**Problem requirements**. Pull out all lines from the listing below in which the word "Answer" appears.

_ _ _ _ _ _ _

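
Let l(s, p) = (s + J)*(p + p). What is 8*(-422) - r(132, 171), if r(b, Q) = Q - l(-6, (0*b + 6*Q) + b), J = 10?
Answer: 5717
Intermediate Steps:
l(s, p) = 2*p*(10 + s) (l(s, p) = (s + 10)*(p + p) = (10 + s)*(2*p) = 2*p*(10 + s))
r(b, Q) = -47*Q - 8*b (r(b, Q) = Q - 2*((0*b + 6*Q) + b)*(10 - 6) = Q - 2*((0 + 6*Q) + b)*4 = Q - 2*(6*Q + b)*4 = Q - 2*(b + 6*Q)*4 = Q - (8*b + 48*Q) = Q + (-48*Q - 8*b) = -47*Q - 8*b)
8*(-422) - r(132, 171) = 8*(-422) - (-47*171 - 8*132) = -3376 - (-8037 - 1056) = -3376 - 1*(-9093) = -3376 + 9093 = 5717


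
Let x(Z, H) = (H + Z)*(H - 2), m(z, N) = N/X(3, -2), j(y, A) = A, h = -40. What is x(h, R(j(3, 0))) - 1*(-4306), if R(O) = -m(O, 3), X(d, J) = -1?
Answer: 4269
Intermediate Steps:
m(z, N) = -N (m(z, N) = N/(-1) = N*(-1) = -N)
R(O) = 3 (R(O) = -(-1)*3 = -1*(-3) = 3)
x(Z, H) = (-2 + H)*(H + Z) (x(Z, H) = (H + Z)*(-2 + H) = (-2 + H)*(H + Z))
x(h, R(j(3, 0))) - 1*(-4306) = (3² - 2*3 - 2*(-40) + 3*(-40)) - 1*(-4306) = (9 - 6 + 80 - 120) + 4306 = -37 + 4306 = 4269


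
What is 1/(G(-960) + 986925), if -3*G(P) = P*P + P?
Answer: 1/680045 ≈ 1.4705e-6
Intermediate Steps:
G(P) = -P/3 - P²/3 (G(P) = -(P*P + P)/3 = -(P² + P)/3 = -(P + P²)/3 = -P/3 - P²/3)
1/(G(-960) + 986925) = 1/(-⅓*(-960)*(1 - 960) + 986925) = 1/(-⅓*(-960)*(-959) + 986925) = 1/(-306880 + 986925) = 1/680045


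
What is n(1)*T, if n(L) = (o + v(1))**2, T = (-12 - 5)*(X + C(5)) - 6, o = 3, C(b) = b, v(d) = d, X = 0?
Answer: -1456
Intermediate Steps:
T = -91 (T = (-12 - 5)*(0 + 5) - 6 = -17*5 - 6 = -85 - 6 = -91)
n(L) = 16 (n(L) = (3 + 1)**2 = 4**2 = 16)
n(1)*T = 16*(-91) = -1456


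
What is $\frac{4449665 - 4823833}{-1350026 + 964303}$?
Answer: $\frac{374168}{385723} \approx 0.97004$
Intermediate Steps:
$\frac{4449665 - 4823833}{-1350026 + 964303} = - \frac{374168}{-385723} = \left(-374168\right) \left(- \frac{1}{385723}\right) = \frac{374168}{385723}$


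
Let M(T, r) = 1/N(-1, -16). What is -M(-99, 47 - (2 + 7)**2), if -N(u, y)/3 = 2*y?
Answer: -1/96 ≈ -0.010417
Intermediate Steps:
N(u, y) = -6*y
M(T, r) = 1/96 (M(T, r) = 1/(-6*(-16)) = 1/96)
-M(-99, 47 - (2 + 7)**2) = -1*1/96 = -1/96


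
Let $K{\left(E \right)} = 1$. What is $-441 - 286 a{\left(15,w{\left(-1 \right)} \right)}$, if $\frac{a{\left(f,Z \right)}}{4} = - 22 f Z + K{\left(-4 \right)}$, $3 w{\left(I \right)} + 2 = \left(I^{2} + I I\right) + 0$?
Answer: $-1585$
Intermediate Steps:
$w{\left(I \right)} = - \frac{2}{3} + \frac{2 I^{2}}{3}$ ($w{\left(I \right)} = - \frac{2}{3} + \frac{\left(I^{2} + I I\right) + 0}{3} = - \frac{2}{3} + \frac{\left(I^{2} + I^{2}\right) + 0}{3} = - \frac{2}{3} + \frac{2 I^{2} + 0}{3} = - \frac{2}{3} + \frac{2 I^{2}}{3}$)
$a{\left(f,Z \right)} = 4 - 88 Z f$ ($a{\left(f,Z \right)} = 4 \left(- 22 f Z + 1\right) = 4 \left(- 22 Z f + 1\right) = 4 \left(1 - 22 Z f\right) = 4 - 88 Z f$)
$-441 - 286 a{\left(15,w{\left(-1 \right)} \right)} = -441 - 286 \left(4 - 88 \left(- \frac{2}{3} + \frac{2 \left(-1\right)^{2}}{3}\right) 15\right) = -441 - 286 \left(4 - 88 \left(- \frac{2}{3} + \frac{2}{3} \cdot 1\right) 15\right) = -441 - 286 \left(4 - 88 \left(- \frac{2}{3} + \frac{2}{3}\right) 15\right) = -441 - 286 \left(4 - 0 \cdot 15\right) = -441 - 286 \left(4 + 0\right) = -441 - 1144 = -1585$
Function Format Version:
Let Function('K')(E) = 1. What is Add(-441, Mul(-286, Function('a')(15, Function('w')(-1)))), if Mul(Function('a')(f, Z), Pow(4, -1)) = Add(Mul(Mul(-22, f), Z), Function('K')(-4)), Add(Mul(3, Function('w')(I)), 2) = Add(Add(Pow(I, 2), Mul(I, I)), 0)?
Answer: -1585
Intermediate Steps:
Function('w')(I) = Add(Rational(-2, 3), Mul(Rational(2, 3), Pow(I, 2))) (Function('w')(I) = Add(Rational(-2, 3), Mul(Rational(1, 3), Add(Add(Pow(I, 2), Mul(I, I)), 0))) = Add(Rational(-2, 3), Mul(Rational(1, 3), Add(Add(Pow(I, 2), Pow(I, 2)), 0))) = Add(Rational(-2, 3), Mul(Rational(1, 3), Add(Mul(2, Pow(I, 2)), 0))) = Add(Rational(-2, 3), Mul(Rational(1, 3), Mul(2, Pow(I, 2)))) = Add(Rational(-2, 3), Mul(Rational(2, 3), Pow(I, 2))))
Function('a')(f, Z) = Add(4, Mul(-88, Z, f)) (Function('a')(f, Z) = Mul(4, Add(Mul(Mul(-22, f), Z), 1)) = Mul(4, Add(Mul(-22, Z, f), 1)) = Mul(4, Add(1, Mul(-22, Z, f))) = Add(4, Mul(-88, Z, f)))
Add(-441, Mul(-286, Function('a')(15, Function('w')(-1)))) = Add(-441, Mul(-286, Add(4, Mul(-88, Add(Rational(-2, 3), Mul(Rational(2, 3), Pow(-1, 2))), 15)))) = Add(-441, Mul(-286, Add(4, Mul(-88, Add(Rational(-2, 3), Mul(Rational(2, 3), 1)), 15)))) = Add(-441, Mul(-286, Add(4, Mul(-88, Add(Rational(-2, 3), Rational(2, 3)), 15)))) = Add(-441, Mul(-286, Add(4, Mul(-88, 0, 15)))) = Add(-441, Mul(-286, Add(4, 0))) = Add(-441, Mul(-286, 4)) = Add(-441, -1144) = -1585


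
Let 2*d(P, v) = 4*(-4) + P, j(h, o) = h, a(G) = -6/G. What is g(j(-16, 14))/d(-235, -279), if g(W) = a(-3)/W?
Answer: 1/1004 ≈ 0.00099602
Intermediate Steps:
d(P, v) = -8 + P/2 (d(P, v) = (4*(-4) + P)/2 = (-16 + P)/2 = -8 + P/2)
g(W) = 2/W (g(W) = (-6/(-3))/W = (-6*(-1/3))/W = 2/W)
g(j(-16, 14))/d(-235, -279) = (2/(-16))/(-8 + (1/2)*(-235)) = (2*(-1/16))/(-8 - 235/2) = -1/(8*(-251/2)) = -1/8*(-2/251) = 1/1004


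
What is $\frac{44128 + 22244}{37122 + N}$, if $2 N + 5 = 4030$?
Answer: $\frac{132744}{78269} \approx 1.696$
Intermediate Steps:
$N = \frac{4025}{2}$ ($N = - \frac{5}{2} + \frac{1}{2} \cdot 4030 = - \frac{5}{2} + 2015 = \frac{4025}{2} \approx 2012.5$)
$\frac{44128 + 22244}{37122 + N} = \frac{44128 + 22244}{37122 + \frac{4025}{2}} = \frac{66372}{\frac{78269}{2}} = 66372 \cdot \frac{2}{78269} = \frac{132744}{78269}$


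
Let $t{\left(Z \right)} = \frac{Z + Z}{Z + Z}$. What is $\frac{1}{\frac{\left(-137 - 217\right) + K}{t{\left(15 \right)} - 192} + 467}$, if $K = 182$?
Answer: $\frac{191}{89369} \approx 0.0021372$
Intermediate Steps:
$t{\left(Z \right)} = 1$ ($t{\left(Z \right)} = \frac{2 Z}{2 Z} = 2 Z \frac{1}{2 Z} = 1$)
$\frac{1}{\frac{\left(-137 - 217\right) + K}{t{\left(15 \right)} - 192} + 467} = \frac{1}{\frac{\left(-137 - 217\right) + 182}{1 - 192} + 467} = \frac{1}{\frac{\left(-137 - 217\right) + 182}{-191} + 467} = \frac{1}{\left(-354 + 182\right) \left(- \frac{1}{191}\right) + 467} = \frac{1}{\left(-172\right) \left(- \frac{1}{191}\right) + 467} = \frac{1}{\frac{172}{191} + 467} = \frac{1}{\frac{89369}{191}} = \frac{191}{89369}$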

_ _ _ _ _ _ _

**Result for this exercise**.
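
Answer: 5717
Answer: 4269
Answer: 1/680045 ≈ 1.4705e-6
Answer: -1456
Answer: $\frac{374168}{385723} \approx 0.97004$
Answer: -1/96 ≈ -0.010417
Answer: $-1585$
Answer: -1585
Answer: 1/1004 ≈ 0.00099602
Answer: $\frac{132744}{78269} \approx 1.696$
Answer: $\frac{191}{89369} \approx 0.0021372$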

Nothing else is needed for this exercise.